*** Dataset entries Section Begins ***
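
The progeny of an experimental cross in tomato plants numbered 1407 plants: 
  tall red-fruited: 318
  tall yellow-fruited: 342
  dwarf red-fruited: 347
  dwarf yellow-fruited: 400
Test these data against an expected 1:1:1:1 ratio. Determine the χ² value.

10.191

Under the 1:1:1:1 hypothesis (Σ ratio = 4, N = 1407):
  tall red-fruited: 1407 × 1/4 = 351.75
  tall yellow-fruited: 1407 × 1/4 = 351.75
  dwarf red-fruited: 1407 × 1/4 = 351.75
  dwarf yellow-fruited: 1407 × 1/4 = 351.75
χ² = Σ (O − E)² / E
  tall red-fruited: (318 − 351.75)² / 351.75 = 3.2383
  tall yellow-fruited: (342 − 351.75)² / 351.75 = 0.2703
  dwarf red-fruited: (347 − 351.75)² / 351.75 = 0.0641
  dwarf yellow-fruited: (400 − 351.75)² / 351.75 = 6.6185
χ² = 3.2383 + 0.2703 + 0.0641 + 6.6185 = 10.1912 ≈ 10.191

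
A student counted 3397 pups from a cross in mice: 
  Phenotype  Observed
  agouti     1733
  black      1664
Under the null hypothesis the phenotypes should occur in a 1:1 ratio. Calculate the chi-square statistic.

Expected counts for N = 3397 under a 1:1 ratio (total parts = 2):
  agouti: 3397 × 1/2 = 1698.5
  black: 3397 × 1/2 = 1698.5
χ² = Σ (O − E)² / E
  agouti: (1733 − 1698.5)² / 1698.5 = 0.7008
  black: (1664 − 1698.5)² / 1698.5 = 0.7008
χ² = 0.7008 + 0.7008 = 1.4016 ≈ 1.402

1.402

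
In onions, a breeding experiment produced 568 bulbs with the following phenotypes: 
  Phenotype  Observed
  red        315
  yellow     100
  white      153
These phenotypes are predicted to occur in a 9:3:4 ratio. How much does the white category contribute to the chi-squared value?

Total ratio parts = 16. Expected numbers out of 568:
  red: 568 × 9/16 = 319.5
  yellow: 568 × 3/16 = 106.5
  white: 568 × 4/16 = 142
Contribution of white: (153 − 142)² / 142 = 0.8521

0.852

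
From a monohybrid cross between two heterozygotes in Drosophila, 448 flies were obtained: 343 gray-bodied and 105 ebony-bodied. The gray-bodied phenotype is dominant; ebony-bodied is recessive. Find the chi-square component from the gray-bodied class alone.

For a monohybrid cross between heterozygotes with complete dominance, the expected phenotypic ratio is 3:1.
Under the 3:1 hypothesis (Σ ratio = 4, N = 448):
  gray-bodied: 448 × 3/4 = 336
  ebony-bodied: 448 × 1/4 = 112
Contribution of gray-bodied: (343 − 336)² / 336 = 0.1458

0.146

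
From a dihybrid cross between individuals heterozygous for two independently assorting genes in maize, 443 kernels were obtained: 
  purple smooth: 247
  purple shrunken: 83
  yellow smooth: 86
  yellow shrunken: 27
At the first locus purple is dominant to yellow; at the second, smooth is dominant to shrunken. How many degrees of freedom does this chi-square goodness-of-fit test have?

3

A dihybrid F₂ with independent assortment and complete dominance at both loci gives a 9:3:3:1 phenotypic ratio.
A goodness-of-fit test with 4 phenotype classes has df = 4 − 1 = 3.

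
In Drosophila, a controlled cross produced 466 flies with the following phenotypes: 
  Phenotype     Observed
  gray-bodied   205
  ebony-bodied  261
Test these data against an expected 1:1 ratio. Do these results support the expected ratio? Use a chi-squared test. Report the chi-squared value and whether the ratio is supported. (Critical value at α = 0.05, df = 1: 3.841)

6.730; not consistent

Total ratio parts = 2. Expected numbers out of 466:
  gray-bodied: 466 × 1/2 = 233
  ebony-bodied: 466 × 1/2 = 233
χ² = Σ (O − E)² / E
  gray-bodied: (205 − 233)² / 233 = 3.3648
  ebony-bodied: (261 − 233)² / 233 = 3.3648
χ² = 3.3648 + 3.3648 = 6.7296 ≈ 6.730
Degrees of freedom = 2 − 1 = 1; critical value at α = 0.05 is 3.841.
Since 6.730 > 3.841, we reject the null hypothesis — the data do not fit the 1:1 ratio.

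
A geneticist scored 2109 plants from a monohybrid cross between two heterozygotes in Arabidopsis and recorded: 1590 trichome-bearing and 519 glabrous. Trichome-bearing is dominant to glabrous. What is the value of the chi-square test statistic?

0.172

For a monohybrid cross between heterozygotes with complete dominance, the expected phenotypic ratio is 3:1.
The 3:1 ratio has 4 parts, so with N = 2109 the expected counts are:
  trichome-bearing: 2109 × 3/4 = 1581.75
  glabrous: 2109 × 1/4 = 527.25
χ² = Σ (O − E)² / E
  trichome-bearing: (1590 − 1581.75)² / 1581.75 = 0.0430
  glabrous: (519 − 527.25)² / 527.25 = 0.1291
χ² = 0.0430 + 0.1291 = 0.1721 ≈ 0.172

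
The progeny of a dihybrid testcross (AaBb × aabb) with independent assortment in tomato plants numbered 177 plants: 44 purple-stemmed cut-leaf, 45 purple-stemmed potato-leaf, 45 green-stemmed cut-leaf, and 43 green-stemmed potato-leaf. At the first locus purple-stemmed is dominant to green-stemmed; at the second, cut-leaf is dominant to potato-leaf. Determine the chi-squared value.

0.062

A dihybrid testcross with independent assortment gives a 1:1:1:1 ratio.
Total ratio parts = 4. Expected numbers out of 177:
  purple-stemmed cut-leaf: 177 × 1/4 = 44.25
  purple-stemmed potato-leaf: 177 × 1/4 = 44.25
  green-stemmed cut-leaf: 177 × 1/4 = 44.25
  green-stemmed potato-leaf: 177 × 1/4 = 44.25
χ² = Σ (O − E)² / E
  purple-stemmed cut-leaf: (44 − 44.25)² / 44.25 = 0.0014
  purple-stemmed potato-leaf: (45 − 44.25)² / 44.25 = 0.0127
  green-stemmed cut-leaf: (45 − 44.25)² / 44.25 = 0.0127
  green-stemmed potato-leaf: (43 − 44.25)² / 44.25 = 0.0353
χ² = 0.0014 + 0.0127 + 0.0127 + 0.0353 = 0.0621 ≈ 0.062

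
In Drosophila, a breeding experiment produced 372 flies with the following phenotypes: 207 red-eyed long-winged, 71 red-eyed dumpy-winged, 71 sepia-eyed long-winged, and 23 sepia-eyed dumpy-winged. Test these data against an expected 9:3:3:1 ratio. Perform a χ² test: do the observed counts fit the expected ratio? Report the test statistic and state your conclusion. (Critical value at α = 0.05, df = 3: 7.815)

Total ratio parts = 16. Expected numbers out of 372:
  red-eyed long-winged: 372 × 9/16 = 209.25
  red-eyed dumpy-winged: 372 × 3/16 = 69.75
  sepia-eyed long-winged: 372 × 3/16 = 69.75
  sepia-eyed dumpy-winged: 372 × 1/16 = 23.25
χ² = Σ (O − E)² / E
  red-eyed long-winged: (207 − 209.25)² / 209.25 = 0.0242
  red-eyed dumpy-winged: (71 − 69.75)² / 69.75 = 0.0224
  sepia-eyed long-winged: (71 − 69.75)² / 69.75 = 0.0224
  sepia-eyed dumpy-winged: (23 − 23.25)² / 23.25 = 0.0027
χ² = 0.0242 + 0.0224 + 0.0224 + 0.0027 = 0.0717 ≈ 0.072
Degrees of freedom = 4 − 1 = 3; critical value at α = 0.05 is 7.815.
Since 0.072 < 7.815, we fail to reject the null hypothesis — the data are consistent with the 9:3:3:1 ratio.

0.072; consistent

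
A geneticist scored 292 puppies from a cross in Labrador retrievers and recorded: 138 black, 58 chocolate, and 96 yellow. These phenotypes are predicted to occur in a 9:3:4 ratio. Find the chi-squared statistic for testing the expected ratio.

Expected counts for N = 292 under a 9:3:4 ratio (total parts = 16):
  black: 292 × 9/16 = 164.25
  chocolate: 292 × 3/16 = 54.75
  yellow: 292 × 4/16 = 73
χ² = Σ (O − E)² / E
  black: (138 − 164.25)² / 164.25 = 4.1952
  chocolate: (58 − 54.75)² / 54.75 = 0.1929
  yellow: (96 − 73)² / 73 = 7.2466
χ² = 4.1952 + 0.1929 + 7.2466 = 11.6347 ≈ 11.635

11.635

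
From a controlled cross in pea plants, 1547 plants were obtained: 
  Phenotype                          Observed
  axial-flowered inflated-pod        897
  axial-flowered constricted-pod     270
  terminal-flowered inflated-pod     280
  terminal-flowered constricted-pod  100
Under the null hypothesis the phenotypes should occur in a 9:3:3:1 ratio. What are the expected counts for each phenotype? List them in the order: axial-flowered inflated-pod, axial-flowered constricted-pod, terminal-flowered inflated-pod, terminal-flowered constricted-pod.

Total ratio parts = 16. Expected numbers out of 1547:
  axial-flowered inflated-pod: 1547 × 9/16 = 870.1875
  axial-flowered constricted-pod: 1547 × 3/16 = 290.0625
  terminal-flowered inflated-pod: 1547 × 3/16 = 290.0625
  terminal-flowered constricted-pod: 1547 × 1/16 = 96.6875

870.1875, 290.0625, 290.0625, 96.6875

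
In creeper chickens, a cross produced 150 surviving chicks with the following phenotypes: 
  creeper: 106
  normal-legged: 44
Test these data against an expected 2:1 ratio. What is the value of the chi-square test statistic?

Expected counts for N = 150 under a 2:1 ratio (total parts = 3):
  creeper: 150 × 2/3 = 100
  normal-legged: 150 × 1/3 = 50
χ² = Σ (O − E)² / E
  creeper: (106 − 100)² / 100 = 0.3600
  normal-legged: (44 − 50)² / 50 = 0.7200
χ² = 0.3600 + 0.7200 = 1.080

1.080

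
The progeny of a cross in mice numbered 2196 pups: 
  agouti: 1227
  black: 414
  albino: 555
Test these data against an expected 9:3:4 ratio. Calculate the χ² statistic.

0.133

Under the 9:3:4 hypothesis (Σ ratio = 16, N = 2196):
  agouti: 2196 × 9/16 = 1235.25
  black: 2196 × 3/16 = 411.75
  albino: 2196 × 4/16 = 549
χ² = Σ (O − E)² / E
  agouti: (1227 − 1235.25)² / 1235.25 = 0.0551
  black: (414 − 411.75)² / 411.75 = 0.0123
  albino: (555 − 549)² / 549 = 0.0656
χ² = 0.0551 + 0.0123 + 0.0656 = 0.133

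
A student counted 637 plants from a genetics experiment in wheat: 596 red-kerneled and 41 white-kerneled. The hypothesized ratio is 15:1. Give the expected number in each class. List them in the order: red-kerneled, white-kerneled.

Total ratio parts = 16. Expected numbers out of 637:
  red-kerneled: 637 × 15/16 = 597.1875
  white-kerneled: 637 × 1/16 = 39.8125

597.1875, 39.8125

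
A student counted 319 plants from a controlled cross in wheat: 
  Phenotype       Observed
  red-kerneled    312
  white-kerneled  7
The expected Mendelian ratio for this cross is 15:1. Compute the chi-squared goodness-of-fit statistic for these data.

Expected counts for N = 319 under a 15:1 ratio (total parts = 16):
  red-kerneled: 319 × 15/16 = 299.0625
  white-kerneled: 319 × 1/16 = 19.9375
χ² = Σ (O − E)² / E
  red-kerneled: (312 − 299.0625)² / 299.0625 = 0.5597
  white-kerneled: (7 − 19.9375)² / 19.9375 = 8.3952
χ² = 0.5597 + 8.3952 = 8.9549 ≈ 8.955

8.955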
*** Dataset entries Section Ends ***
*** Dataset entries Section Begins ***
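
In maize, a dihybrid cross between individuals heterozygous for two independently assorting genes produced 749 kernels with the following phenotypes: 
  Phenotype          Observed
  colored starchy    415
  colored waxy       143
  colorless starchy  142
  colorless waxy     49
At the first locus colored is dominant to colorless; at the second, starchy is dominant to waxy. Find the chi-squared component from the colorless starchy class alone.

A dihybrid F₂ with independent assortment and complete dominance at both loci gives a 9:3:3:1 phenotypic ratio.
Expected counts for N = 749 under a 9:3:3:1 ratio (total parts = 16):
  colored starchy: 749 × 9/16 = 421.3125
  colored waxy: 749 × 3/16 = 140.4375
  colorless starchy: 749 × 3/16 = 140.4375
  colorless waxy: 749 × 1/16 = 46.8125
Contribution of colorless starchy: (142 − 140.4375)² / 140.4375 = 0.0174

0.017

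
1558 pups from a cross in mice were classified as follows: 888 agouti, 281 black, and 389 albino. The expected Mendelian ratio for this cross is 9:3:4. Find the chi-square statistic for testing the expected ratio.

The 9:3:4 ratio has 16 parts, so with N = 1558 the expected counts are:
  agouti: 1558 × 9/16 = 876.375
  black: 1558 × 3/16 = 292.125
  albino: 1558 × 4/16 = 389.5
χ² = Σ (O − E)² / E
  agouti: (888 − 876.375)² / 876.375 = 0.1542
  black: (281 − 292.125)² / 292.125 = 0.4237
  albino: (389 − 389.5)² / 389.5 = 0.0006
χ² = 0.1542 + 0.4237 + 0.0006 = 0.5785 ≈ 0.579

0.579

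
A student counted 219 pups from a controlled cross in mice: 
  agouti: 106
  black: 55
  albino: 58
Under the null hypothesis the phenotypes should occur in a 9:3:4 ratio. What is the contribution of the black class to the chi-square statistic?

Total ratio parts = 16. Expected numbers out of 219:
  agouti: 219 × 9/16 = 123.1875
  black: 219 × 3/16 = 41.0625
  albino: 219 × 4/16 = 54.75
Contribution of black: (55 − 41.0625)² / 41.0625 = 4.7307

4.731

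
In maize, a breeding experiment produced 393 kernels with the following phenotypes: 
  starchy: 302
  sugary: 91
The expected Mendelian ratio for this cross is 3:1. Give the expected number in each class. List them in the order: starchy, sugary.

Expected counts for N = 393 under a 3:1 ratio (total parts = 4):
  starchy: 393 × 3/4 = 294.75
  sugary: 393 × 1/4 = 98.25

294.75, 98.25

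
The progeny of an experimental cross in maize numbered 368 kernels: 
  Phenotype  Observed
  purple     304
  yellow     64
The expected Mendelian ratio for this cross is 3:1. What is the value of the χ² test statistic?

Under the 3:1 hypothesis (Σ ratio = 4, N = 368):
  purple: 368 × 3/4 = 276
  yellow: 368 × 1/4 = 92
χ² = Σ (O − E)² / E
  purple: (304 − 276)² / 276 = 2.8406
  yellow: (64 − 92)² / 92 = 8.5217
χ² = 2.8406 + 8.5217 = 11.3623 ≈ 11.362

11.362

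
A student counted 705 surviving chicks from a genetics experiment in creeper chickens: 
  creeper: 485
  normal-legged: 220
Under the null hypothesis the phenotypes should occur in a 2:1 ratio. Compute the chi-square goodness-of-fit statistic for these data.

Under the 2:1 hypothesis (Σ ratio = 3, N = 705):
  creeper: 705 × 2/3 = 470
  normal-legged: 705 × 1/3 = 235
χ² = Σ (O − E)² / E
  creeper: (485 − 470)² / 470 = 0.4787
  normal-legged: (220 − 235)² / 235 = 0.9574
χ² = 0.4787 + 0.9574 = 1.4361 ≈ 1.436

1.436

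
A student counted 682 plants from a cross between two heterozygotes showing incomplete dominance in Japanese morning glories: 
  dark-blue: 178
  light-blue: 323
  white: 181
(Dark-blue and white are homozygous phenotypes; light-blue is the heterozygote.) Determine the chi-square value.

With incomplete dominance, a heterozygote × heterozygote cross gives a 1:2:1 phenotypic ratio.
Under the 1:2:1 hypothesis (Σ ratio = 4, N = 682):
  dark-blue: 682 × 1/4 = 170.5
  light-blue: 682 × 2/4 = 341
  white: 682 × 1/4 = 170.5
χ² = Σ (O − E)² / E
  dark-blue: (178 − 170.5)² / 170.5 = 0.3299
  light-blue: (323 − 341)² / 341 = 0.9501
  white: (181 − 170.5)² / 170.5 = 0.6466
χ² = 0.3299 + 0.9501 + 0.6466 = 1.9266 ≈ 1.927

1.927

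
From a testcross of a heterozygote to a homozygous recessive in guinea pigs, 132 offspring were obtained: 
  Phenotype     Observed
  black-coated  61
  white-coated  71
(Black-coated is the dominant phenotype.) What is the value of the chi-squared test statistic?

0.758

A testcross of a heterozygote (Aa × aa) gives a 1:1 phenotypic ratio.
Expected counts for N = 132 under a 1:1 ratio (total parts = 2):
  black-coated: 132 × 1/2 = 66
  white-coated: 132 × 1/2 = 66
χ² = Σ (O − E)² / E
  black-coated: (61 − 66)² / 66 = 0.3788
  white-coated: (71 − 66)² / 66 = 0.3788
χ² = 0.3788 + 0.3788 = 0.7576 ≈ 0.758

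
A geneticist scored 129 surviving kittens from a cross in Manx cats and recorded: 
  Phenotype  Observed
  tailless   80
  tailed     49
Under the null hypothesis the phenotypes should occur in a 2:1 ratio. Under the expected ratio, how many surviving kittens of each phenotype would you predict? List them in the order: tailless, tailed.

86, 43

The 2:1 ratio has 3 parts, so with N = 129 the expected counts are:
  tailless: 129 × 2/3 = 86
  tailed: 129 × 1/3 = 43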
*** Dataset entries Section Ends ***
*** Dataset entries Section Begins ***
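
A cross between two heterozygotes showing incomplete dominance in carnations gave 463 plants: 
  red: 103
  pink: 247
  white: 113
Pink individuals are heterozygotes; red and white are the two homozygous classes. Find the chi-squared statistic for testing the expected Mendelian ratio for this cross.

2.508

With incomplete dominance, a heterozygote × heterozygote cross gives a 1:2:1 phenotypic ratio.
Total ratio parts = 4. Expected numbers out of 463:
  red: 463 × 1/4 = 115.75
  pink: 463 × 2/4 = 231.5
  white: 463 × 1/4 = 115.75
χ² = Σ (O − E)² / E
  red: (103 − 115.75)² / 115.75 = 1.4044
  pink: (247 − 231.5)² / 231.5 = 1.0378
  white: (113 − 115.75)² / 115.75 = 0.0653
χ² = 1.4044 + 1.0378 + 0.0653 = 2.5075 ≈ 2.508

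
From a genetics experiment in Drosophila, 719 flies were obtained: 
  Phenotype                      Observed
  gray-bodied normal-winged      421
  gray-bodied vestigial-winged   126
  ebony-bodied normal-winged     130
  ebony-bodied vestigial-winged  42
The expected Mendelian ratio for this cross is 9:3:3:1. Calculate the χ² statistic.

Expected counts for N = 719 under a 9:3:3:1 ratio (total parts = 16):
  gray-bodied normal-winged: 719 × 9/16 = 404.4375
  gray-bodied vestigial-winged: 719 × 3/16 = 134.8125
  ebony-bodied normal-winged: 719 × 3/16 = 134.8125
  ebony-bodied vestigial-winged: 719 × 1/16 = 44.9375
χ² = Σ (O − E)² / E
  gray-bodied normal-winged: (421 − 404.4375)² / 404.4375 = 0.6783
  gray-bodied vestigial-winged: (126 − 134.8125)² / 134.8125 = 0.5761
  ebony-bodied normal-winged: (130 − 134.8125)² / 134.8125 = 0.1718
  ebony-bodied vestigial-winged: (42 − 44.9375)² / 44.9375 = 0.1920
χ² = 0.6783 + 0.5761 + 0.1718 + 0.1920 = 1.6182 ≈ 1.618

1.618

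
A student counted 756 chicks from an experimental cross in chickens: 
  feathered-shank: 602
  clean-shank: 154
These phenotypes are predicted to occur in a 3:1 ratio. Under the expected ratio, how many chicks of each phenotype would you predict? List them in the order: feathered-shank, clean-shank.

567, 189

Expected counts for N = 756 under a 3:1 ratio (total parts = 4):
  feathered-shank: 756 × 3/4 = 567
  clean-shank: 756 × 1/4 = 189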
*** Dataset entries Section Ends ***
# Your goal
Every line that holds the word "assorting" should be copied from the records above.

# Expected answer
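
From a dihybrid cross between individuals heterozygous for two independently assorting genes in maize, 443 kernels were obtained: 
In maize, a dihybrid cross between individuals heterozygous for two independently assorting genes produced 749 kernels with the following phenotypes: 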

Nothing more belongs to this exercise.